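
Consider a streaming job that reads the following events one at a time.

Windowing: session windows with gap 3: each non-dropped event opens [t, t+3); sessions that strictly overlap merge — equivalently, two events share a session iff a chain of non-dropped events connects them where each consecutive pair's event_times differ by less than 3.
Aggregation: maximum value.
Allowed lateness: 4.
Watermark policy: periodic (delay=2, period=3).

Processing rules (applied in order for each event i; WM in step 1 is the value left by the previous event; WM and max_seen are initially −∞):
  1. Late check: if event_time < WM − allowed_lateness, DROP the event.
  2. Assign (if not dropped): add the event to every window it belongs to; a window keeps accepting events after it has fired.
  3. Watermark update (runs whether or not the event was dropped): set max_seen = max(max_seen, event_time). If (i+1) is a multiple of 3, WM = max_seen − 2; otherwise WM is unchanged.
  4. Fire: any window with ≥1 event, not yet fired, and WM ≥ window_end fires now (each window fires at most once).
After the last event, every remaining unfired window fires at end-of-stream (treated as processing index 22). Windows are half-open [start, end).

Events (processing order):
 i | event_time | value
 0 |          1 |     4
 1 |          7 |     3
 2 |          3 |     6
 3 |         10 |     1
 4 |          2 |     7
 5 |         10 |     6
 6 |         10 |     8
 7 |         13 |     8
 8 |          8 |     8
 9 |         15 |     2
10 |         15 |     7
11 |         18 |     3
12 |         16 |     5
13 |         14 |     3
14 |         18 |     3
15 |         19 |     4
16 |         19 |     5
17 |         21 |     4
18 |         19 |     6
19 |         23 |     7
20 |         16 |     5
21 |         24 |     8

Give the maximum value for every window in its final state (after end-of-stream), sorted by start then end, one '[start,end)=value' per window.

[1,6)=7 [7,13)=8 [13,27)=8

i=0 t=1 v=4: → [1,4); WM=−∞
i=1 t=7 v=3: → [7,10); WM=−∞
i=2 t=3 v=6: → [1,6); WM=5
i=3 t=10 v=1: → [10,13); WM=5
i=4 t=2 v=7: → [1,6); WM=5
i=5 t=10 v=6: → [10,13); WM=8
i=6 t=10 v=8: → [10,13); WM=8
i=7 t=13 v=8: → [13,16); WM=8
i=8 t=8 v=8: → [7,13); WM=11
i=9 t=15 v=2: → [13,18); WM=11
i=10 t=15 v=7: → [13,18); WM=11
i=11 t=18 v=3: → [18,21); WM=16
i=12 t=16 v=5: → [13,21); WM=16
i=13 t=14 v=3: → [13,21); WM=16
i=14 t=18 v=3: → [13,21); WM=16
i=15 t=19 v=4: → [13,22); WM=16
i=16 t=19 v=5: → [13,22); WM=16
i=17 t=21 v=4: → [13,24); WM=19
i=18 t=19 v=6: → [13,24); WM=19
i=19 t=23 v=7: → [13,26); WM=19
i=20 t=16 v=5: → [13,26); WM=21
i=21 t=24 v=8: → [13,27); WM=21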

> **Activity**: Repeat the listing above in full.

> **Final answer**:
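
Consider a streaming job that reads the following events one at a time.

Windowing: session windows with gap 3: each non-dropped event opens [t, t+3); sessions that strictly overlap merge — equivalently, two events share a session iff a chain of non-dropped events connects them where each consecutive pair's event_times differ by less than 3.
Aggregation: maximum value.
Allowed lateness: 4.
Watermark policy: periodic (delay=2, period=3).

Processing rules (applied in order for each event i; WM in step 1 is the value left by the previous event; WM and max_seen are initially −∞):
  1. Late check: if event_time < WM − allowed_lateness, DROP the event.
  2. Assign (if not dropped): add the event to every window it belongs to; a window keeps accepting events after it has fired.
  3. Watermark update (runs whether or not the event was dropped): set max_seen = max(max_seen, event_time). If (i+1) is a multiple of 3, WM = max_seen − 2; otherwise WM is unchanged.
  4. Fire: any window with ≥1 event, not yet fired, and WM ≥ window_end fires now (each window fires at most once).
After the last event, every remaining unfired window fires at end-of-stream (treated as processing index 22). Windows are half-open [start, end).

Events (processing order):
 i | event_time | value
 0 |          1 |     4
 1 |          7 |     3
 2 |          3 |     6
 3 |         10 |     1
 4 |          2 |     7
 5 |         10 |     6
 6 |         10 |     8
 7 |         13 |     8
 8 |          8 |     8
 9 |         15 |     2
10 |         15 |     7
11 |         18 |     3
12 |         16 |     5
13 |         14 |     3
14 |         18 |     3
15 |         19 |     4
16 |         19 |     5
17 |         21 |     4
18 |         19 |     6
19 |         23 |     7
20 |         16 |     5
21 |         24 |     8

Give the maximum value for every window in its final state (after end-of-stream), sorted by start then end, one '[start,end)=value' per window.

[1,6)=7 [7,13)=8 [13,27)=8

i=0 t=1 v=4: → [1,4); WM=−∞
i=1 t=7 v=3: → [7,10); WM=−∞
i=2 t=3 v=6: → [1,6); WM=5
i=3 t=10 v=1: → [10,13); WM=5
i=4 t=2 v=7: → [1,6); WM=5
i=5 t=10 v=6: → [10,13); WM=8
i=6 t=10 v=8: → [10,13); WM=8
i=7 t=13 v=8: → [13,16); WM=8
i=8 t=8 v=8: → [7,13); WM=11
i=9 t=15 v=2: → [13,18); WM=11
i=10 t=15 v=7: → [13,18); WM=11
i=11 t=18 v=3: → [18,21); WM=16
i=12 t=16 v=5: → [13,21); WM=16
i=13 t=14 v=3: → [13,21); WM=16
i=14 t=18 v=3: → [13,21); WM=16
i=15 t=19 v=4: → [13,22); WM=16
i=16 t=19 v=5: → [13,22); WM=16
i=17 t=21 v=4: → [13,24); WM=19
i=18 t=19 v=6: → [13,24); WM=19
i=19 t=23 v=7: → [13,26); WM=19
i=20 t=16 v=5: → [13,26); WM=21
i=21 t=24 v=8: → [13,27); WM=21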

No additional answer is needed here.